The data below holds the lines to copy: everything from the line containing "Iteratively Factor: u^4" to the line containing "Gather b: 12*b^2", both ends included, set down exactly.
┄┄┄┄┄┄┄┄┄┄
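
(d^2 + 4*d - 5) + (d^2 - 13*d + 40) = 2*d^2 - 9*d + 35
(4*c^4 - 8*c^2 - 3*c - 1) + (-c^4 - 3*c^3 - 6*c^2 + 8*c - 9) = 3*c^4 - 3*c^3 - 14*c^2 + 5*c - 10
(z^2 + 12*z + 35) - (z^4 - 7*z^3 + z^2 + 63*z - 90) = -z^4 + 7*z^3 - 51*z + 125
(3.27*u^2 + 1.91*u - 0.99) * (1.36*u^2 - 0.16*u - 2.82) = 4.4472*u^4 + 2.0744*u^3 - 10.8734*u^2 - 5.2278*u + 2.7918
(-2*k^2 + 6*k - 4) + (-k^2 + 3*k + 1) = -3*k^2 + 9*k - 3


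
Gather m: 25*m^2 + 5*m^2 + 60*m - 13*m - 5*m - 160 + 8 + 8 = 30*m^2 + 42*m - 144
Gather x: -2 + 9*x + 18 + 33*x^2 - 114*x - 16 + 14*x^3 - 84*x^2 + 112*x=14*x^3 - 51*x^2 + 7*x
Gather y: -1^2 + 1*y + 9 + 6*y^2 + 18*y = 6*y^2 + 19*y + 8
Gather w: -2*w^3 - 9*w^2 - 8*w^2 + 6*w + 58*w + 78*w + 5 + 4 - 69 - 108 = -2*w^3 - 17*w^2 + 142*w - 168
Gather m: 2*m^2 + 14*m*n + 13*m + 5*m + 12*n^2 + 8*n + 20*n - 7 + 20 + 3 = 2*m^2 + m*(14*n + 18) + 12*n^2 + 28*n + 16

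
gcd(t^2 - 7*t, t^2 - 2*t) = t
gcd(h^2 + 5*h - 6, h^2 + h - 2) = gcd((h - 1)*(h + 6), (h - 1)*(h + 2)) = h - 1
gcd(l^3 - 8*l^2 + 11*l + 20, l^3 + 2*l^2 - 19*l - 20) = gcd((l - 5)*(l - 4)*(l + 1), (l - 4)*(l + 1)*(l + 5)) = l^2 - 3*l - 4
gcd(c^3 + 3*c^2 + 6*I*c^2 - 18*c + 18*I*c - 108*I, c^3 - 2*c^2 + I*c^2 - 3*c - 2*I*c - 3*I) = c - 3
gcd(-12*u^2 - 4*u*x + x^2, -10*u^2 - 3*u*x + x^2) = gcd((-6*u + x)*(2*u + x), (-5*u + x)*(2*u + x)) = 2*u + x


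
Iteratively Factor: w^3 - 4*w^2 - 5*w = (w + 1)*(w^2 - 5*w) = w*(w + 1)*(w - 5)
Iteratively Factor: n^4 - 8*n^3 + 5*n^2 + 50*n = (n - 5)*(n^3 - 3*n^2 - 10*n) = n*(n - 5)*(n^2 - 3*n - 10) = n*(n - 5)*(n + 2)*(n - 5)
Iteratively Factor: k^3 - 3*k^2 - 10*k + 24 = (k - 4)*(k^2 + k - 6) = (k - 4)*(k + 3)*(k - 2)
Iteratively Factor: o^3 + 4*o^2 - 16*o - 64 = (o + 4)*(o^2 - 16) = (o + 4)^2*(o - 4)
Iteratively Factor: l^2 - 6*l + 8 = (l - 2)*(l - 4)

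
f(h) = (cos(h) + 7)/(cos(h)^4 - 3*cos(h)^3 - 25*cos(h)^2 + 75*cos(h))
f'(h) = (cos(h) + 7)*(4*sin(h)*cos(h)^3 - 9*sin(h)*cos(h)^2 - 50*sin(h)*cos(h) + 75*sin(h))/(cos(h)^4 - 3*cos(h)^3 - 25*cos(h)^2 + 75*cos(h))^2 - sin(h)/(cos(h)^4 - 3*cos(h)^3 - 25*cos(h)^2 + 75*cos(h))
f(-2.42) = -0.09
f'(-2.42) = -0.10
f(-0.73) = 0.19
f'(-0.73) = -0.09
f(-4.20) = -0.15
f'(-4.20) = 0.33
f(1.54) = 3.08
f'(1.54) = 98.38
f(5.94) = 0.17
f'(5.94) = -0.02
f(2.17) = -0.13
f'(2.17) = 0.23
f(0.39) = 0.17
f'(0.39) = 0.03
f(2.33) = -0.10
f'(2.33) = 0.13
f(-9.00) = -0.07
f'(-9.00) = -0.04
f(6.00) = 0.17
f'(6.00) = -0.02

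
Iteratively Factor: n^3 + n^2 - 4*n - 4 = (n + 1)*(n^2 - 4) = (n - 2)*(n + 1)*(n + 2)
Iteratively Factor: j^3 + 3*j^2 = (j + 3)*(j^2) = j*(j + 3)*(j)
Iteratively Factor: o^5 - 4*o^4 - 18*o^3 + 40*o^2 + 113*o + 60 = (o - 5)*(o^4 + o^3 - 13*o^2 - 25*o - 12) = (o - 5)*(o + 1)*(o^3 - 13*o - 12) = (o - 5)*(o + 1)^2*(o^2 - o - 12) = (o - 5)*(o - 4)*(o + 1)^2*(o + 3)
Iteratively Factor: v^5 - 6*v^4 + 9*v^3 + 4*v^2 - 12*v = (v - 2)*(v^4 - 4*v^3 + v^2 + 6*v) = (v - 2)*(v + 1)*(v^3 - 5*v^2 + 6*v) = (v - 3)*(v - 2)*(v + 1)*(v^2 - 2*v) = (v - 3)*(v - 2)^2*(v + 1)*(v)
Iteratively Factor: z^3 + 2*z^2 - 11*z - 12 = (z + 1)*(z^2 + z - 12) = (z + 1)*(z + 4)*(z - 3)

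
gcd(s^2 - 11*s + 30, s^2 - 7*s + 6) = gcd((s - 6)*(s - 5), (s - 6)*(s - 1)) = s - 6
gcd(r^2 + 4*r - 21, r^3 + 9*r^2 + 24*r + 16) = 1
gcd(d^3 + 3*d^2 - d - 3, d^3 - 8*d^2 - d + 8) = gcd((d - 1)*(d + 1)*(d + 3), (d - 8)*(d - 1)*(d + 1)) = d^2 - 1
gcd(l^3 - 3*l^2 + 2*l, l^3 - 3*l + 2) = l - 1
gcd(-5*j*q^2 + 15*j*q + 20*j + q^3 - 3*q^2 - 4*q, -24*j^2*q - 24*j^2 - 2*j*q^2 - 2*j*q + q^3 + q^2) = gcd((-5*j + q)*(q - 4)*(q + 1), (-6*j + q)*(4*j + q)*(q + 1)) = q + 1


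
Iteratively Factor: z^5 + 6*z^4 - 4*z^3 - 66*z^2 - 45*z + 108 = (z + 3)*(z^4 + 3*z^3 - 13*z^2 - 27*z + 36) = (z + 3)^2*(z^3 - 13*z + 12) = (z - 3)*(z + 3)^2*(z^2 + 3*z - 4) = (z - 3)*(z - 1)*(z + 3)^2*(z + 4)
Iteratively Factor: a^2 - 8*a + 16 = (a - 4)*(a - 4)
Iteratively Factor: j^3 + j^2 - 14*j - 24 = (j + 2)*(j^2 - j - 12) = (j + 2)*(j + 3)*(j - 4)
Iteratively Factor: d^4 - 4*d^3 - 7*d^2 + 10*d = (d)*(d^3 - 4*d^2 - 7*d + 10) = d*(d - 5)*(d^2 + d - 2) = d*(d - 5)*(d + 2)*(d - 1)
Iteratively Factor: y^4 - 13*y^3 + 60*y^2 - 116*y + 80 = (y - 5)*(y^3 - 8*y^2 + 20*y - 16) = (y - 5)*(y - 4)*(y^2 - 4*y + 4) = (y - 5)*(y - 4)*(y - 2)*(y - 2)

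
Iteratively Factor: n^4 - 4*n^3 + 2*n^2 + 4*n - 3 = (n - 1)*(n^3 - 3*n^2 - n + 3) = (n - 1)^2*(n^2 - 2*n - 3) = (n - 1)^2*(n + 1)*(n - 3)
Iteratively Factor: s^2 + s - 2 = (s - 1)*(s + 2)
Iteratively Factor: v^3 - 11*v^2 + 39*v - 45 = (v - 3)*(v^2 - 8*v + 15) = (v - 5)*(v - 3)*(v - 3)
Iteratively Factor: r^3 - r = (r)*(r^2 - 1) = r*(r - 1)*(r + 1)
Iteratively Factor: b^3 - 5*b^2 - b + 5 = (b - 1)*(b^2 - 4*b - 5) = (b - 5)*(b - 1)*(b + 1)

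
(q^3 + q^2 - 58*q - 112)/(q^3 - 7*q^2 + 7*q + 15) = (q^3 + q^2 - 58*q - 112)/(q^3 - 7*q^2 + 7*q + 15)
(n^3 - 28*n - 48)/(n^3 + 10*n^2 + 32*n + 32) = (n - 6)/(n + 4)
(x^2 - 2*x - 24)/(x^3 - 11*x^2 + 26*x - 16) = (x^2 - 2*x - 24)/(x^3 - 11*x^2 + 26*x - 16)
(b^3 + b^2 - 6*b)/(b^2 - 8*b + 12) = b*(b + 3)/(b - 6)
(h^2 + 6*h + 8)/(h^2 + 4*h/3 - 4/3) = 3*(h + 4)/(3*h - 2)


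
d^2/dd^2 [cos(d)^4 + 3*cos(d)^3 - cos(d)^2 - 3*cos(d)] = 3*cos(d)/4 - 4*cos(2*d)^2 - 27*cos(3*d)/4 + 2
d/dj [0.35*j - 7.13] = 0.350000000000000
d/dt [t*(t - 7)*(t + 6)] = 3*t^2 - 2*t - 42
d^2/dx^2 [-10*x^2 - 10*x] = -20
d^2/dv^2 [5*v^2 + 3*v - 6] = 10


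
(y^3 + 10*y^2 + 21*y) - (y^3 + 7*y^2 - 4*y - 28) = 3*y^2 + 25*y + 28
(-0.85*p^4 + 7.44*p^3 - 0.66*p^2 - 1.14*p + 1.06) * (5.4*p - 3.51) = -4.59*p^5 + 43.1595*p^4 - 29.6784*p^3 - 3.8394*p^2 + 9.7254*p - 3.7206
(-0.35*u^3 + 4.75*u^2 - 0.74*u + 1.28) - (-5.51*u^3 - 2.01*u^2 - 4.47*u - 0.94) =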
┄┄┄┄┄┄┄┄┄┄
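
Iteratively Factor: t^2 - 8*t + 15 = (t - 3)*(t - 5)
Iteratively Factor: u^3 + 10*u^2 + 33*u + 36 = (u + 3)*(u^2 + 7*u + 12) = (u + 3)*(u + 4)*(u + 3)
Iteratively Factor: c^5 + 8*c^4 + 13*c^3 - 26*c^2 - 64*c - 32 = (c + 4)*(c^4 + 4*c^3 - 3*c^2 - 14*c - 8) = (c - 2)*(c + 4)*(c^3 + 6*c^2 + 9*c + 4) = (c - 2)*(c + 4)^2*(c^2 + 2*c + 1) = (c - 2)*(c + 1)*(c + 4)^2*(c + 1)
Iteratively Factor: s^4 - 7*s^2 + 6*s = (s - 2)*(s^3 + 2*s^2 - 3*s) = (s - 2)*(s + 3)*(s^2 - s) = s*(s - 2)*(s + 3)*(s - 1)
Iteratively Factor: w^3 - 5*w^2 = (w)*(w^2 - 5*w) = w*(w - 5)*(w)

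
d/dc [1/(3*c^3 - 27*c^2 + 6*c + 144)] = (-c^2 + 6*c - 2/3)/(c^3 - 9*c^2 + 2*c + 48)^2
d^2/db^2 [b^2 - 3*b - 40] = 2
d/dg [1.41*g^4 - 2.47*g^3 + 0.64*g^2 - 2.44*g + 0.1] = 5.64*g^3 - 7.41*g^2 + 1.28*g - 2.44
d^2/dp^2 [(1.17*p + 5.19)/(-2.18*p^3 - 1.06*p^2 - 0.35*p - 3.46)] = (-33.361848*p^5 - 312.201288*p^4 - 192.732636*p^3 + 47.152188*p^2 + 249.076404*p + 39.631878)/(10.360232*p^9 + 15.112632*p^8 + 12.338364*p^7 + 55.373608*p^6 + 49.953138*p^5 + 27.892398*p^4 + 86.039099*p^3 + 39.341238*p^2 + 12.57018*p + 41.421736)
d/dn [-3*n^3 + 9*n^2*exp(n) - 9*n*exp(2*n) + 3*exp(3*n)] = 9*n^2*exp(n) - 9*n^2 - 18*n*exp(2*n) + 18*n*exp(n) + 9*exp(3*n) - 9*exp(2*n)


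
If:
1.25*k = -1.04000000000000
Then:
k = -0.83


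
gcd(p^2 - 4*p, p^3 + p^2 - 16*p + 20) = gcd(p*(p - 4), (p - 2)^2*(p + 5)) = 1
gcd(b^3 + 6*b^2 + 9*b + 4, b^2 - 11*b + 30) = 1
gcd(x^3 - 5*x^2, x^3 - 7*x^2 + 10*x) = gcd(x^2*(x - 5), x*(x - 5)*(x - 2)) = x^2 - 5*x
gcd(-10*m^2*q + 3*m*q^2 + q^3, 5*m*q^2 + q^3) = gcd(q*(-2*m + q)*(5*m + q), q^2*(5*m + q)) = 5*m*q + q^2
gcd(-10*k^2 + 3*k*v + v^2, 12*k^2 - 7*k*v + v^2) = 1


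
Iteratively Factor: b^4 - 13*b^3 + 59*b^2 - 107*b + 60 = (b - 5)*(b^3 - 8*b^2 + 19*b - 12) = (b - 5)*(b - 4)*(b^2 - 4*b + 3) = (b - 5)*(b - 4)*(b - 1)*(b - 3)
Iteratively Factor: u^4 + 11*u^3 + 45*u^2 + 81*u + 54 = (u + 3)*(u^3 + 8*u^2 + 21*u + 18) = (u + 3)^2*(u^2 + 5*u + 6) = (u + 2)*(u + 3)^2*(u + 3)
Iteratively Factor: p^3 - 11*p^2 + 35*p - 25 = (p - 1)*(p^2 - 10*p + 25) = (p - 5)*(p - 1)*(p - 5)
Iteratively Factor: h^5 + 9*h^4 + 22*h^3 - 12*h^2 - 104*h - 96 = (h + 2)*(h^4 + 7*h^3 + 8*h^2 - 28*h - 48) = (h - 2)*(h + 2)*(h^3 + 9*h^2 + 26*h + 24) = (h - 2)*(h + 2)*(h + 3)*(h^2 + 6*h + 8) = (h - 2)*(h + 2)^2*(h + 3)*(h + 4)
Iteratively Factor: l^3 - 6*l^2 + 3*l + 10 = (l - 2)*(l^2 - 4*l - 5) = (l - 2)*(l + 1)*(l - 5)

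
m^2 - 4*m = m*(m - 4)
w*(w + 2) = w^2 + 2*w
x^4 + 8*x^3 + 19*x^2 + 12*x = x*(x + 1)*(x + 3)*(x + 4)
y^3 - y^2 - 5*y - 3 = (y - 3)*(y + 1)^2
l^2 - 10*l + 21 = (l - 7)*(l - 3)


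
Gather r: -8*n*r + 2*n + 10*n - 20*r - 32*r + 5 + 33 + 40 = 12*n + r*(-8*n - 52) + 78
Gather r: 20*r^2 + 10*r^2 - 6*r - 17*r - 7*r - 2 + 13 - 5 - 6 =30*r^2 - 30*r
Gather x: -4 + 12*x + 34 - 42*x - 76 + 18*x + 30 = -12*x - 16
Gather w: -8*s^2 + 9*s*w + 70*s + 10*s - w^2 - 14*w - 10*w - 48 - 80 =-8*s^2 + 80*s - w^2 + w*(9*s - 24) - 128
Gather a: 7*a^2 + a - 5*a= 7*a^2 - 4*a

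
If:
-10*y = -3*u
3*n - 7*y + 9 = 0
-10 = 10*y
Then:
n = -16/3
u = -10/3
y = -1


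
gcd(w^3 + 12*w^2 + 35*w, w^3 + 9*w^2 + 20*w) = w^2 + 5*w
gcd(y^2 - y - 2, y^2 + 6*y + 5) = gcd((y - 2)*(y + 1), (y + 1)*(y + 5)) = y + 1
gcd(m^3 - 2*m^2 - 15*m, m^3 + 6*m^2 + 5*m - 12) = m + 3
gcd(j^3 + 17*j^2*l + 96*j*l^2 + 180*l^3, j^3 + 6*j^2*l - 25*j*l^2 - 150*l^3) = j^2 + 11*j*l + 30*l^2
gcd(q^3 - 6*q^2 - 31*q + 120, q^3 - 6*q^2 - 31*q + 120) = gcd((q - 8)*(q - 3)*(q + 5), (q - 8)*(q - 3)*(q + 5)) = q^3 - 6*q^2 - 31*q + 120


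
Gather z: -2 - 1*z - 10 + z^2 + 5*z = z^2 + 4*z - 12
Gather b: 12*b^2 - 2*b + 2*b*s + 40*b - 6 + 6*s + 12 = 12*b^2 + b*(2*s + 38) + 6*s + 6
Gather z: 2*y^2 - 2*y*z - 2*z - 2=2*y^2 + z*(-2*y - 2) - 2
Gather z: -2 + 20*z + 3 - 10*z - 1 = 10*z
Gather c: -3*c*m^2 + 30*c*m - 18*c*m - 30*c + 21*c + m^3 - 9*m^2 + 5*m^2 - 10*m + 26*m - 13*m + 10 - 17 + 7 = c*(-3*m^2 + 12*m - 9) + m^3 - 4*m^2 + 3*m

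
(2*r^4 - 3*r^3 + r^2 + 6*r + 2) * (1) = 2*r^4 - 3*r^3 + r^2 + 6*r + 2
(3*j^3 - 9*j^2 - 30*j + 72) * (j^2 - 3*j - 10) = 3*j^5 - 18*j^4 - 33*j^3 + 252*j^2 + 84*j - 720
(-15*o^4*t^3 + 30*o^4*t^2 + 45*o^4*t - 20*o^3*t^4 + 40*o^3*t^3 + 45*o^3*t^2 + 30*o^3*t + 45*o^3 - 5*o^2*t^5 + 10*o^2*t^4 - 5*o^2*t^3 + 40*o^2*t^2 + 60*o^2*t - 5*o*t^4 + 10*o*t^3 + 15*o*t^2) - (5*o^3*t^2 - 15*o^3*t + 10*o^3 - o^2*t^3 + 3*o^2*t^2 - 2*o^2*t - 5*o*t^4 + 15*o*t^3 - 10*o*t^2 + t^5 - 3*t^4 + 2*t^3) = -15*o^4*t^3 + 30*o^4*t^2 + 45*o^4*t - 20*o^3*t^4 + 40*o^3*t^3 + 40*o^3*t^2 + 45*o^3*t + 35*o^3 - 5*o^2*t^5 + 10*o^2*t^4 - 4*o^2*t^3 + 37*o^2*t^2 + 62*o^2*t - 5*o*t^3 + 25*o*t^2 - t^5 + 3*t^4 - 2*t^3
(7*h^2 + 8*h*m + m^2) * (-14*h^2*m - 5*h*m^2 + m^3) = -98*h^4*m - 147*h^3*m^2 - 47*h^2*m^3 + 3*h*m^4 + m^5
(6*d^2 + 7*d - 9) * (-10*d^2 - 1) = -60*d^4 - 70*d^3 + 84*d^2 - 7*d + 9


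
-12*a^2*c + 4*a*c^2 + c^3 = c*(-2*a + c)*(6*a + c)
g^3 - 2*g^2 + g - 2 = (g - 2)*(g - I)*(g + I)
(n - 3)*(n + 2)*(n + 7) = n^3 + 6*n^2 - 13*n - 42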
┄┄┄┄┄┄┄┄┄┄
WRITTEN ANSWER:
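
Iteratively Factor: u^4 + 11*u^3 + 45*u^2 + 81*u + 54 = (u + 3)*(u^3 + 8*u^2 + 21*u + 18) = (u + 3)^2*(u^2 + 5*u + 6) = (u + 2)*(u + 3)^2*(u + 3)
Iteratively Factor: p^3 - 11*p^2 + 35*p - 25 = (p - 1)*(p^2 - 10*p + 25) = (p - 5)*(p - 1)*(p - 5)
Iteratively Factor: h^5 + 9*h^4 + 22*h^3 - 12*h^2 - 104*h - 96 = (h + 2)*(h^4 + 7*h^3 + 8*h^2 - 28*h - 48) = (h - 2)*(h + 2)*(h^3 + 9*h^2 + 26*h + 24) = (h - 2)*(h + 2)*(h + 3)*(h^2 + 6*h + 8) = (h - 2)*(h + 2)^2*(h + 3)*(h + 4)
Iteratively Factor: l^3 - 6*l^2 + 3*l + 10 = (l - 2)*(l^2 - 4*l - 5) = (l - 2)*(l + 1)*(l - 5)

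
m^2 - 4*m = m*(m - 4)
w*(w + 2) = w^2 + 2*w
x^4 + 8*x^3 + 19*x^2 + 12*x = x*(x + 1)*(x + 3)*(x + 4)
y^3 - y^2 - 5*y - 3 = (y - 3)*(y + 1)^2
l^2 - 10*l + 21 = (l - 7)*(l - 3)


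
Gather r: -8*n*r + 2*n + 10*n - 20*r - 32*r + 5 + 33 + 40 = 12*n + r*(-8*n - 52) + 78
Gather r: 20*r^2 + 10*r^2 - 6*r - 17*r - 7*r - 2 + 13 - 5 - 6 =30*r^2 - 30*r
Gather x: -4 + 12*x + 34 - 42*x - 76 + 18*x + 30 = -12*x - 16
Gather w: -8*s^2 + 9*s*w + 70*s + 10*s - w^2 - 14*w - 10*w - 48 - 80 =-8*s^2 + 80*s - w^2 + w*(9*s - 24) - 128
Gather a: 7*a^2 + a - 5*a= 7*a^2 - 4*a

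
If:
-10*y = -3*u
3*n - 7*y + 9 = 0
-10 = 10*y
Then:
n = -16/3
u = -10/3
y = -1


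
gcd(w^3 + 12*w^2 + 35*w, w^3 + 9*w^2 + 20*w) = w^2 + 5*w
gcd(y^2 - y - 2, y^2 + 6*y + 5) = gcd((y - 2)*(y + 1), (y + 1)*(y + 5)) = y + 1
gcd(m^3 - 2*m^2 - 15*m, m^3 + 6*m^2 + 5*m - 12) = m + 3
gcd(j^3 + 17*j^2*l + 96*j*l^2 + 180*l^3, j^3 + 6*j^2*l - 25*j*l^2 - 150*l^3) = j^2 + 11*j*l + 30*l^2
gcd(q^3 - 6*q^2 - 31*q + 120, q^3 - 6*q^2 - 31*q + 120) = gcd((q - 8)*(q - 3)*(q + 5), (q - 8)*(q - 3)*(q + 5)) = q^3 - 6*q^2 - 31*q + 120


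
Gather z: -2 - 1*z - 10 + z^2 + 5*z = z^2 + 4*z - 12
Gather b: 12*b^2 - 2*b + 2*b*s + 40*b - 6 + 6*s + 12 = 12*b^2 + b*(2*s + 38) + 6*s + 6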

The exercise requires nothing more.